> **The data**
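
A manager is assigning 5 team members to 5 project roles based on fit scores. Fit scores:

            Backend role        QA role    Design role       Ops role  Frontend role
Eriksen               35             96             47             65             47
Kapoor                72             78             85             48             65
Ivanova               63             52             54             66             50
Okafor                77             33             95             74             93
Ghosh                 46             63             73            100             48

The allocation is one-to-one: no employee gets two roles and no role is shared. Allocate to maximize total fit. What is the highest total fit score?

Optimal: Eriksen→QA role (96 pts), Kapoor→Design role (85 pts), Ivanova→Backend role (63 pts), Okafor→Frontend role (93 pts), Ghosh→Ops role (100 pts) — total 96+85+63+93+100 = 437 pts.
Row-greedy (each employee in turn takes its best remaining role) gives 386 pts, worse by 51.
Swapping Eriksen↔Kapoor (Eriksen→Design role 47 pts, Kapoor→QA role 78 pts) loses 56.

Max total: 437 pts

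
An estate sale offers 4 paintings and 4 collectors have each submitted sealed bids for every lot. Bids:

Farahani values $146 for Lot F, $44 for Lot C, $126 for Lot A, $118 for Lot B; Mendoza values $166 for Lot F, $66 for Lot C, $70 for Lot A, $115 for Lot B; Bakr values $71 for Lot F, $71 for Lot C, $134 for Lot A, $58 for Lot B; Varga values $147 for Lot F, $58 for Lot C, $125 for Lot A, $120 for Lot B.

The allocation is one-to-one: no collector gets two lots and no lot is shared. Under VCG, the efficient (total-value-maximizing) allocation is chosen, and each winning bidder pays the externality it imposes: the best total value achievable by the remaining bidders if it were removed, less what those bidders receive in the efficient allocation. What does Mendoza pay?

Mendoza pays $83.

Efficient allocation: Farahani→Lot A ($126), Mendoza→Lot F ($166), Bakr→Lot C ($71), Varga→Lot B ($120); total welfare W = $483.
Mendoza receives Lot F at value $166, so the others get W − 166 = $317.
Without Mendoza: best allocation of the remaining 3 bidders over all 4 lots is Farahani→Lot F ($146), Bakr→Lot A ($134), Varga→Lot B ($120), total $400.
VCG payment = (others' best without Mendoza) − (others' welfare with Mendoza) = 400 − 317 = $83.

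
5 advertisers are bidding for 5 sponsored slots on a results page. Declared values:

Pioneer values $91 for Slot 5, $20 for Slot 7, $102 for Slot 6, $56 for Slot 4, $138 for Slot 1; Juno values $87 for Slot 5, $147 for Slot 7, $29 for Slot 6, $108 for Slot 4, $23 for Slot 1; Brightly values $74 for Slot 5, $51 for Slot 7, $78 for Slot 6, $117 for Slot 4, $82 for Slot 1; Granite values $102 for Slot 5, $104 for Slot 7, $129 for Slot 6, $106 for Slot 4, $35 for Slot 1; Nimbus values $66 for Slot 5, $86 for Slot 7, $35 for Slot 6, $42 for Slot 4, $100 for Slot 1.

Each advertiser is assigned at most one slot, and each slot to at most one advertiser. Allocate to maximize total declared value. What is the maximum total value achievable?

This is a one-to-one assignment (maximum-weight bipartite matching).
Optimal: Pioneer→Slot 1 ($138), Juno→Slot 7 ($147), Brightly→Slot 4 ($117), Granite→Slot 6 ($129), Nimbus→Slot 5 ($66) — total 138+147+117+129+66 = $597.
Column-greedy (each slot in turn goes to its best remaining advertiser) gives $568, worse by 29.

Max total: $597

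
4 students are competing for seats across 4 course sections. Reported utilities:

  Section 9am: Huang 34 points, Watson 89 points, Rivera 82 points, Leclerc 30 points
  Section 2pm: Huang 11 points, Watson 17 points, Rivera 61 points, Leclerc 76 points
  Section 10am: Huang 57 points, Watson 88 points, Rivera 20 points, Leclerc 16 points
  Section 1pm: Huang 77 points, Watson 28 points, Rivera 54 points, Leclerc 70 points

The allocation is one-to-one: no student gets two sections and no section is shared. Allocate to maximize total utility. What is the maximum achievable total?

Maximum total: 323 points

Optimal: Huang→Section 1pm (77 points), Watson→Section 10am (88 points), Rivera→Section 9am (82 points), Leclerc→Section 2pm (76 points) — total 77+88+82+76 = 323 points.
Row-greedy (each student in turn takes its best remaining section) gives 243 points, worse by 80.
Every other assignment is strictly worse.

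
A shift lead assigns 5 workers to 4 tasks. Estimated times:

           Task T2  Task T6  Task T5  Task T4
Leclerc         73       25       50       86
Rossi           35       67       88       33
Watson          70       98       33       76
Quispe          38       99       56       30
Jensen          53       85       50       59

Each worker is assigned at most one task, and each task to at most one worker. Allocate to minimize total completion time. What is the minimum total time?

Min total: 123 min

Optimal: Rossi→Task T2 (35 min), Leclerc→Task T6 (25 min), Watson→Task T5 (33 min), Quispe→Task T4 (30 min) — total 35+25+33+30 = 123 min.
Row-greedy (each worker in turn takes its cheapest remaining task) gives 129 min, worse by 6.
Next-best assignment: Quispe→Task T2, Leclerc→Task T6, Watson→Task T5, Rossi→Task T4 = 129 min.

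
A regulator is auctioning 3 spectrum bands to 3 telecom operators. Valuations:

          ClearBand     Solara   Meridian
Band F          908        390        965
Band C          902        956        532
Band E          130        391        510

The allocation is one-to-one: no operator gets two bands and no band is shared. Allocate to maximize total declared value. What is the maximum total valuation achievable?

Optimal: ClearBand→Band F ($908M), Solara→Band C ($956M), Meridian→Band E ($510M) — total 908+956+510 = $2374M.
Column-greedy (each band in turn goes to its best remaining operator) gives $2051M, worse by 323.

Max total: $2374M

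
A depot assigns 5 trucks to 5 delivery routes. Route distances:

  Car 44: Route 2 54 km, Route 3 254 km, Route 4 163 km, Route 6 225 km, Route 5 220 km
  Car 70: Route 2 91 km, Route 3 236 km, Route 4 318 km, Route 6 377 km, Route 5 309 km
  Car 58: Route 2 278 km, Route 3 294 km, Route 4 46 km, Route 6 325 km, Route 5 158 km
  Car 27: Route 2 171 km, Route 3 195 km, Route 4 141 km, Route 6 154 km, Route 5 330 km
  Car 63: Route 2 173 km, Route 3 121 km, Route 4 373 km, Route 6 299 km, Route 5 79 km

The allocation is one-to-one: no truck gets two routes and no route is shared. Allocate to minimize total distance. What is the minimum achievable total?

Minimum total: 569 km

This is the linear assignment problem.
Optimal: Car 44→Route 2 (54 km), Car 70→Route 3 (236 km), Car 58→Route 4 (46 km), Car 27→Route 6 (154 km), Car 63→Route 5 (79 km) — total 54+236+46+154+79 = 569 km.
Column-greedy (each route in turn goes to its cheapest remaining truck) gives 684 km, worse by 115.
Swapping Car 70↔Car 63 (Car 70→Route 5 309 km, Car 63→Route 3 121 km) adds 115.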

> **Task item**
Repeat the data above, word for word.

> **Solution for this exercise**
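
A manager is assigning 5 team members to 5 project roles based on fit scores. Fit scores:

            Backend role        QA role    Design role       Ops role  Frontend role
Eriksen               35             96             47             65             47
Kapoor                72             78             85             48             65
Ivanova               63             52             54             66             50
Okafor                77             33             95             74             93
Ghosh                 46             63             73            100             48

The allocation is one-to-one: no employee gets two roles and no role is shared. Allocate to maximize total fit. What is the highest total fit score?

Optimal: Eriksen→QA role (96 pts), Kapoor→Design role (85 pts), Ivanova→Backend role (63 pts), Okafor→Frontend role (93 pts), Ghosh→Ops role (100 pts) — total 96+85+63+93+100 = 437 pts.
Row-greedy (each employee in turn takes its best remaining role) gives 386 pts, worse by 51.
Swapping Eriksen↔Kapoor (Eriksen→Design role 47 pts, Kapoor→QA role 78 pts) loses 56.

Max total: 437 pts

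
An estate sale offers 4 paintings and 4 collectors have each submitted sealed bids for every lot. Bids:

Farahani values $146 for Lot F, $44 for Lot C, $126 for Lot A, $118 for Lot B; Mendoza values $166 for Lot F, $66 for Lot C, $70 for Lot A, $115 for Lot B; Bakr values $71 for Lot F, $71 for Lot C, $134 for Lot A, $58 for Lot B; Varga values $147 for Lot F, $58 for Lot C, $125 for Lot A, $120 for Lot B.

The allocation is one-to-one: no collector gets two lots and no lot is shared. Under VCG, the efficient (total-value-maximizing) allocation is chosen, and each winning bidder pays the externality it imposes: the best total value achievable by the remaining bidders if it were removed, less what those bidders receive in the efficient allocation. What does Mendoza pay?

Mendoza pays $83.

Efficient allocation: Farahani→Lot A ($126), Mendoza→Lot F ($166), Bakr→Lot C ($71), Varga→Lot B ($120); total welfare W = $483.
Mendoza receives Lot F at value $166, so the others get W − 166 = $317.
Without Mendoza: best allocation of the remaining 3 bidders over all 4 lots is Farahani→Lot F ($146), Bakr→Lot A ($134), Varga→Lot B ($120), total $400.
VCG payment = (others' best without Mendoza) − (others' welfare with Mendoza) = 400 − 317 = $83.

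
5 advertisers are bidding for 5 sponsored slots on a results page. Declared values:

Pioneer values $91 for Slot 5, $20 for Slot 7, $102 for Slot 6, $56 for Slot 4, $138 for Slot 1; Juno values $87 for Slot 5, $147 for Slot 7, $29 for Slot 6, $108 for Slot 4, $23 for Slot 1; Brightly values $74 for Slot 5, $51 for Slot 7, $78 for Slot 6, $117 for Slot 4, $82 for Slot 1; Granite values $102 for Slot 5, $104 for Slot 7, $129 for Slot 6, $106 for Slot 4, $35 for Slot 1; Nimbus values $66 for Slot 5, $86 for Slot 7, $35 for Slot 6, $42 for Slot 4, $100 for Slot 1.

Each advertiser is assigned at most one slot, and each slot to at most one advertiser. Allocate to maximize total declared value. What is the maximum total value achievable?

This is a one-to-one assignment (maximum-weight bipartite matching).
Optimal: Pioneer→Slot 1 ($138), Juno→Slot 7 ($147), Brightly→Slot 4 ($117), Granite→Slot 6 ($129), Nimbus→Slot 5 ($66) — total 138+147+117+129+66 = $597.
Column-greedy (each slot in turn goes to its best remaining advertiser) gives $568, worse by 29.

Max total: $597

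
4 students are competing for seats across 4 course sections. Reported utilities:

  Section 9am: Huang 34 points, Watson 89 points, Rivera 82 points, Leclerc 30 points
  Section 2pm: Huang 11 points, Watson 17 points, Rivera 61 points, Leclerc 76 points
  Section 10am: Huang 57 points, Watson 88 points, Rivera 20 points, Leclerc 16 points
  Section 1pm: Huang 77 points, Watson 28 points, Rivera 54 points, Leclerc 70 points

The allocation is one-to-one: no student gets two sections and no section is shared. Allocate to maximize total utility. What is the maximum achievable total?

Maximum total: 323 points

Optimal: Huang→Section 1pm (77 points), Watson→Section 10am (88 points), Rivera→Section 9am (82 points), Leclerc→Section 2pm (76 points) — total 77+88+82+76 = 323 points.
Row-greedy (each student in turn takes its best remaining section) gives 243 points, worse by 80.
Every other assignment is strictly worse.

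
A shift lead assigns 5 workers to 4 tasks. Estimated times:

           Task T2  Task T6  Task T5  Task T4
Leclerc         73       25       50       86
Rossi           35       67       88       33
Watson          70       98       33       76
Quispe          38       99       56       30
Jensen          53       85       50       59

Each worker is assigned at most one task, and each task to at most one worker. Allocate to minimize total completion time. What is the minimum total time?

Min total: 123 min

Optimal: Rossi→Task T2 (35 min), Leclerc→Task T6 (25 min), Watson→Task T5 (33 min), Quispe→Task T4 (30 min) — total 35+25+33+30 = 123 min.
Row-greedy (each worker in turn takes its cheapest remaining task) gives 129 min, worse by 6.
Next-best assignment: Quispe→Task T2, Leclerc→Task T6, Watson→Task T5, Rossi→Task T4 = 129 min.

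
A regulator is auctioning 3 spectrum bands to 3 telecom operators. Valuations:

          ClearBand     Solara   Meridian
Band F          908        390        965
Band C          902        956        532
Band E          130        391        510

The allocation is one-to-one: no operator gets two bands and no band is shared. Allocate to maximize total declared value. What is the maximum total valuation achievable?

Optimal: ClearBand→Band F ($908M), Solara→Band C ($956M), Meridian→Band E ($510M) — total 908+956+510 = $2374M.
Column-greedy (each band in turn goes to its best remaining operator) gives $2051M, worse by 323.

Max total: $2374M

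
A depot assigns 5 trucks to 5 delivery routes. Route distances:

  Car 44: Route 2 54 km, Route 3 254 km, Route 4 163 km, Route 6 225 km, Route 5 220 km
  Car 70: Route 2 91 km, Route 3 236 km, Route 4 318 km, Route 6 377 km, Route 5 309 km
  Car 58: Route 2 278 km, Route 3 294 km, Route 4 46 km, Route 6 325 km, Route 5 158 km
  Car 27: Route 2 171 km, Route 3 195 km, Route 4 141 km, Route 6 154 km, Route 5 330 km
  Car 63: Route 2 173 km, Route 3 121 km, Route 4 373 km, Route 6 299 km, Route 5 79 km

The allocation is one-to-one: no truck gets two routes and no route is shared. Allocate to minimize total distance. What is the minimum achievable total?

Minimum total: 569 km

This is the linear assignment problem.
Optimal: Car 44→Route 2 (54 km), Car 70→Route 3 (236 km), Car 58→Route 4 (46 km), Car 27→Route 6 (154 km), Car 63→Route 5 (79 km) — total 54+236+46+154+79 = 569 km.
Column-greedy (each route in turn goes to its cheapest remaining truck) gives 684 km, worse by 115.
Swapping Car 70↔Car 63 (Car 70→Route 5 309 km, Car 63→Route 3 121 km) adds 115.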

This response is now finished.